(Dataset entries)
..........
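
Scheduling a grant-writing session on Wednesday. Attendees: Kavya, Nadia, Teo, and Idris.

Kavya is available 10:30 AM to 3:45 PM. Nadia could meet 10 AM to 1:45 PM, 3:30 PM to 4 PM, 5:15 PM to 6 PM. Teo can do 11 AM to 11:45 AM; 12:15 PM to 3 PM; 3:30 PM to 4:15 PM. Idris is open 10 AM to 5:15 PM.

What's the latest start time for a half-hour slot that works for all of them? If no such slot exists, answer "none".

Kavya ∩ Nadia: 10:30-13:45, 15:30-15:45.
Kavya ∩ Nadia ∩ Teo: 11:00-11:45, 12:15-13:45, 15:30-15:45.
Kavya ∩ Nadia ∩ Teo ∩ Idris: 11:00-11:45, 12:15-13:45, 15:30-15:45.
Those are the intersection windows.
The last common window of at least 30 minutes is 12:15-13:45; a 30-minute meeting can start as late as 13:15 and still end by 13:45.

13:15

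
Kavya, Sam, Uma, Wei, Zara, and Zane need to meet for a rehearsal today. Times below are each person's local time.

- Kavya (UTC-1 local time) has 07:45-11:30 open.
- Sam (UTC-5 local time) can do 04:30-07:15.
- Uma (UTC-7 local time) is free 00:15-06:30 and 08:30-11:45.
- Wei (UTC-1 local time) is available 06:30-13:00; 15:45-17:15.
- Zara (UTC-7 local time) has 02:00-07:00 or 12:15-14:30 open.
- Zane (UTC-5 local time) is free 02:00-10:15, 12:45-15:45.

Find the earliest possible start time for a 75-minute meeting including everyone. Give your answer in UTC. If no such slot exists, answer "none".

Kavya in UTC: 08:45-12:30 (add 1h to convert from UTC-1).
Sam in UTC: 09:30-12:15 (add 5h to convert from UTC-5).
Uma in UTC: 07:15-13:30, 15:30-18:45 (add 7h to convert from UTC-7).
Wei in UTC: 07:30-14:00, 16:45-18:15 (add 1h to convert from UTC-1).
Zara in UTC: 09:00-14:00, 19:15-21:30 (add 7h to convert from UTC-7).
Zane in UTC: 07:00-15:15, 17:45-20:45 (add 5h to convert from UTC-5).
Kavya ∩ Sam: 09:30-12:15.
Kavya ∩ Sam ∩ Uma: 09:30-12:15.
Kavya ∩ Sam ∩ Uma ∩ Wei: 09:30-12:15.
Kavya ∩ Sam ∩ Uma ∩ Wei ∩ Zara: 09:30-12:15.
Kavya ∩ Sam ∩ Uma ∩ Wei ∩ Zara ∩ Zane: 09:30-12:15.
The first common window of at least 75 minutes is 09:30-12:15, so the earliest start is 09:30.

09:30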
..........
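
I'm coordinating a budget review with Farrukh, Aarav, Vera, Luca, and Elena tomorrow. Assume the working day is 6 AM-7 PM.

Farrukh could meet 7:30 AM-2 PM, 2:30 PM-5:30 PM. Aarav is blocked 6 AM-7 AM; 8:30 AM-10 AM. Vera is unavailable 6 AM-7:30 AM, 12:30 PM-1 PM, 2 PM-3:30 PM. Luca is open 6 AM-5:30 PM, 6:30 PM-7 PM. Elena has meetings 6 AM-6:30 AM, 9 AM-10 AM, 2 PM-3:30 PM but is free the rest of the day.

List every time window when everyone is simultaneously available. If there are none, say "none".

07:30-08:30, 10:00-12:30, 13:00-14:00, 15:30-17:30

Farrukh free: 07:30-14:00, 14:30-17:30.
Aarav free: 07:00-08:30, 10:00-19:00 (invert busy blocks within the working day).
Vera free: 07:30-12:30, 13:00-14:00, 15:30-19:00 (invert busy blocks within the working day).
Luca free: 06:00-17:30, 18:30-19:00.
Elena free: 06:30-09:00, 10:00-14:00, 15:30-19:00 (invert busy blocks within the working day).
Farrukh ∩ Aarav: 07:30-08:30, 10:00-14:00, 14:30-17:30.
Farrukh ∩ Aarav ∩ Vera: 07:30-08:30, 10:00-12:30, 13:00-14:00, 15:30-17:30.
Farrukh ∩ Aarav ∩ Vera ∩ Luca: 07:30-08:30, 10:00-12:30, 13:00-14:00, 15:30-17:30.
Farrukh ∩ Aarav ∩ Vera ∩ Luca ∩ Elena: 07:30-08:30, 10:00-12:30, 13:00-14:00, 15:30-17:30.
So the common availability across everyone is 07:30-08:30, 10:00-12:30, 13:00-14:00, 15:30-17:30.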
..........
What is needed: The response must hold only the lines above from the line with "- Zara (UTC-7" through the line with "- Zane (UTC-5", each copied exactly, both ends kept.

Response for this exercise:
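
- Zara (UTC-7 local time) has 02:00-07:00 or 12:15-14:30 open.
- Zane (UTC-5 local time) is free 02:00-10:15, 12:45-15:45.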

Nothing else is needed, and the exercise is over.